**Work instructions**
So that the copy matches the original, retype each line of the material below exactly.
#####
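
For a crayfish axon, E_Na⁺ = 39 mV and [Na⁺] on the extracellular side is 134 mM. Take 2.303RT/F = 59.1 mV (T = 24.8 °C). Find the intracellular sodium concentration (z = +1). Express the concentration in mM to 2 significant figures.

29 mM

Nernst: E = (59.1/1) · log₁₀([out]/[in]), so log₁₀([out]/[in]) = 39.0 × 1 / 59.1 = 0.6599.
[out]/[in] = 10^(0.6599) = 4.57.
[in] = 134 / 4.57 = 29.32 mM.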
#####
**Task answer**
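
For a crayfish axon, E_Na⁺ = 39 mV and [Na⁺] on the extracellular side is 134 mM. Take 2.303RT/F = 59.1 mV (T = 24.8 °C). Find the intracellular sodium concentration (z = +1). Express the concentration in mM to 2 significant figures.

29 mM

Nernst: E = (59.1/1) · log₁₀([out]/[in]), so log₁₀([out]/[in]) = 39.0 × 1 / 59.1 = 0.6599.
[out]/[in] = 10^(0.6599) = 4.57.
[in] = 134 / 4.57 = 29.32 mM.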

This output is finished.